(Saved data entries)
%%
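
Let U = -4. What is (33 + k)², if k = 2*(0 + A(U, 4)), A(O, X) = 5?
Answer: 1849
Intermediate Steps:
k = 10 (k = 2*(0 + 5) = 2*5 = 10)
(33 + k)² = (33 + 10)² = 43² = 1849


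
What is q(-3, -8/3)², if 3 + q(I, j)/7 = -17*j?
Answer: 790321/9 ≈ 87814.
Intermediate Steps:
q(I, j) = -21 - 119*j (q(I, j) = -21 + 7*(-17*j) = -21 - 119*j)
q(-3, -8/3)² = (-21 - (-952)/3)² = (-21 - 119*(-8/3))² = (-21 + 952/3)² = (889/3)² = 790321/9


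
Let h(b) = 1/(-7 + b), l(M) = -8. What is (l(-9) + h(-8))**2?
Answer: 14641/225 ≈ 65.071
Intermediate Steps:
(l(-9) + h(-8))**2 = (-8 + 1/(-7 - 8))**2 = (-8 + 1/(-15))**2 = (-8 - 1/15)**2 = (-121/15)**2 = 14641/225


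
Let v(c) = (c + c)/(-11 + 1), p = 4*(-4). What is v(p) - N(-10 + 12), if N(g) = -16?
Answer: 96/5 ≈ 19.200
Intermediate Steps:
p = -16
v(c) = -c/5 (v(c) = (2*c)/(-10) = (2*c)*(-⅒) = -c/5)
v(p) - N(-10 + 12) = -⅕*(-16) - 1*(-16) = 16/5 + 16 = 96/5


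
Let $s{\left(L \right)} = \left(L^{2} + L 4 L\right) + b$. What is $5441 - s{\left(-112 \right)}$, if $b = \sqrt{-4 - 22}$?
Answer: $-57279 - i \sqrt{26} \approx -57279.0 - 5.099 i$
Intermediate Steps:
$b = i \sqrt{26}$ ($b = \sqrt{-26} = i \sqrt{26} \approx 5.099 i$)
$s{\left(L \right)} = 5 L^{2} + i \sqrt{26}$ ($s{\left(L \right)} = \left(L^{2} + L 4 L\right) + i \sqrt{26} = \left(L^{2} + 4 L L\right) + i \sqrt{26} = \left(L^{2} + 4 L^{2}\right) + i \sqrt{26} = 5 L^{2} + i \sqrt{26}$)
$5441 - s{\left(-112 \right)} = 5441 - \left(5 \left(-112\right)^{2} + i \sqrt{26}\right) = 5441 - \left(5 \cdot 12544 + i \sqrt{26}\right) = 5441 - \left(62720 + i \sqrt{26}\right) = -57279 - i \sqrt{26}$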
%%
BRIEF>
Reproduce the entries exactly, but only from their first line to the line holding "Answer: $-57279 - i", with that last line kept.

WRITTEN RESPONSE>
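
Let U = -4. What is (33 + k)², if k = 2*(0 + A(U, 4)), A(O, X) = 5?
Answer: 1849
Intermediate Steps:
k = 10 (k = 2*(0 + 5) = 2*5 = 10)
(33 + k)² = (33 + 10)² = 43² = 1849


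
What is q(-3, -8/3)², if 3 + q(I, j)/7 = -17*j?
Answer: 790321/9 ≈ 87814.
Intermediate Steps:
q(I, j) = -21 - 119*j (q(I, j) = -21 + 7*(-17*j) = -21 - 119*j)
q(-3, -8/3)² = (-21 - (-952)/3)² = (-21 - 119*(-8/3))² = (-21 + 952/3)² = (889/3)² = 790321/9


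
Let h(b) = 1/(-7 + b), l(M) = -8. What is (l(-9) + h(-8))**2?
Answer: 14641/225 ≈ 65.071
Intermediate Steps:
(l(-9) + h(-8))**2 = (-8 + 1/(-7 - 8))**2 = (-8 + 1/(-15))**2 = (-8 - 1/15)**2 = (-121/15)**2 = 14641/225


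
Let v(c) = (c + c)/(-11 + 1), p = 4*(-4). What is v(p) - N(-10 + 12), if N(g) = -16?
Answer: 96/5 ≈ 19.200
Intermediate Steps:
p = -16
v(c) = -c/5 (v(c) = (2*c)/(-10) = (2*c)*(-⅒) = -c/5)
v(p) - N(-10 + 12) = -⅕*(-16) - 1*(-16) = 16/5 + 16 = 96/5


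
Let $s{\left(L \right)} = \left(L^{2} + L 4 L\right) + b$. What is $5441 - s{\left(-112 \right)}$, if $b = \sqrt{-4 - 22}$?
Answer: $-57279 - i \sqrt{26} \approx -57279.0 - 5.099 i$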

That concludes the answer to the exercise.